DIRECTIONS FOR THIS TASK:
Your response should be the complete set of records, reproduced exactly.

EXERCISE INPUT:
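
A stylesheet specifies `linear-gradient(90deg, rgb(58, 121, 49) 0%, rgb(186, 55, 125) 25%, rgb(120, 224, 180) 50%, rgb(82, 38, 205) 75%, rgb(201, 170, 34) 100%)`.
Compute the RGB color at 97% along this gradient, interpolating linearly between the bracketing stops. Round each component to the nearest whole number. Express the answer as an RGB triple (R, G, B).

97% lies between the 75% and 100% stops, so the local fraction is t = (97 − 75)/(100 − 75) = 22/25 ≈ 0.88.
R = 82 + 0.88 × (201 − 82) = 186.72 → 187
G = 38 + 0.88 × (170 − 38) = 154.16 → 154
B = 205 + 0.88 × (34 − 205) = 54.52 → 55

(187, 154, 55)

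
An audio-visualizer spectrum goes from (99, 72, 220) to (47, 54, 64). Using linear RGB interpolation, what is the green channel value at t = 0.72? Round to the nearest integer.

G = 72 + 0.72 × (54 − 72) = 59.04 → 59

59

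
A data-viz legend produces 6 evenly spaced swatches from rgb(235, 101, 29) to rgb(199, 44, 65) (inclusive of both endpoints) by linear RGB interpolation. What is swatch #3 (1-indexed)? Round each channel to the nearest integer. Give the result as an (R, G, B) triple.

(221, 78, 43)

With 6 swatches and endpoints inclusive, swatch 3 sits at t = (3 − 1)/(6 − 1) = 2/5 ≈ 0.4.
R = 235 + 0.4 × (199 − 235) = 220.6 → 221
G = 101 + 0.4 × (44 − 101) = 78.2 → 78
B = 29 + 0.4 × (65 − 29) = 43.4 → 43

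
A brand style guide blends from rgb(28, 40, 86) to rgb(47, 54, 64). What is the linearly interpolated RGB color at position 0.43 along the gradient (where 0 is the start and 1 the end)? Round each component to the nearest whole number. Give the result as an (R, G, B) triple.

R = 28 + 0.43 × (47 − 28) = 28 + 0.43 × 19 = 36.17 → 36
G = 40 + 0.43 × (54 − 40) = 40 + 0.43 × 14 = 46.02 → 46
B = 86 + 0.43 × (64 − 86) = 86 + 0.43 × -22 = 76.54 → 77

(36, 46, 77)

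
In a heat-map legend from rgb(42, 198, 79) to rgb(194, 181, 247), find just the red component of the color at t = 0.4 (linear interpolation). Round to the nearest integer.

103

R = 42 + 0.4 × (194 − 42) = 102.8 → 103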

RESPONSE TO THIS EXERCISE:
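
A stylesheet specifies `linear-gradient(90deg, rgb(58, 121, 49) 0%, rgb(186, 55, 125) 25%, rgb(120, 224, 180) 50%, rgb(82, 38, 205) 75%, rgb(201, 170, 34) 100%)`.
Compute the RGB color at 97% along this gradient, interpolating linearly between the bracketing stops. Round each component to the nearest whole number. Express the answer as an RGB triple (R, G, B).

97% lies between the 75% and 100% stops, so the local fraction is t = (97 − 75)/(100 − 75) = 22/25 ≈ 0.88.
R = 82 + 0.88 × (201 − 82) = 186.72 → 187
G = 38 + 0.88 × (170 − 38) = 154.16 → 154
B = 205 + 0.88 × (34 − 205) = 54.52 → 55

(187, 154, 55)

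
An audio-visualizer spectrum goes from (99, 72, 220) to (47, 54, 64). Using linear RGB interpolation, what is the green channel value at t = 0.72? Round to the nearest integer.

G = 72 + 0.72 × (54 − 72) = 59.04 → 59

59

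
A data-viz legend produces 6 evenly spaced swatches from rgb(235, 101, 29) to rgb(199, 44, 65) (inclusive of both endpoints) by linear RGB interpolation. What is swatch #3 (1-indexed)? Round each channel to the nearest integer. Give the result as an (R, G, B) triple.

(221, 78, 43)

With 6 swatches and endpoints inclusive, swatch 3 sits at t = (3 − 1)/(6 − 1) = 2/5 ≈ 0.4.
R = 235 + 0.4 × (199 − 235) = 220.6 → 221
G = 101 + 0.4 × (44 − 101) = 78.2 → 78
B = 29 + 0.4 × (65 − 29) = 43.4 → 43

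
A brand style guide blends from rgb(28, 40, 86) to rgb(47, 54, 64). What is the linearly interpolated RGB color at position 0.43 along the gradient (where 0 is the start and 1 the end)? Round each component to the nearest whole number. Give the result as an (R, G, B) triple.

R = 28 + 0.43 × (47 − 28) = 28 + 0.43 × 19 = 36.17 → 36
G = 40 + 0.43 × (54 − 40) = 40 + 0.43 × 14 = 46.02 → 46
B = 86 + 0.43 × (64 − 86) = 86 + 0.43 × -22 = 76.54 → 77

(36, 46, 77)

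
In a heat-map legend from rgb(42, 198, 79) to rgb(194, 181, 247), find just the red component of the color at t = 0.4 (linear interpolation). Round to the nearest integer.

103

R = 42 + 0.4 × (194 − 42) = 102.8 → 103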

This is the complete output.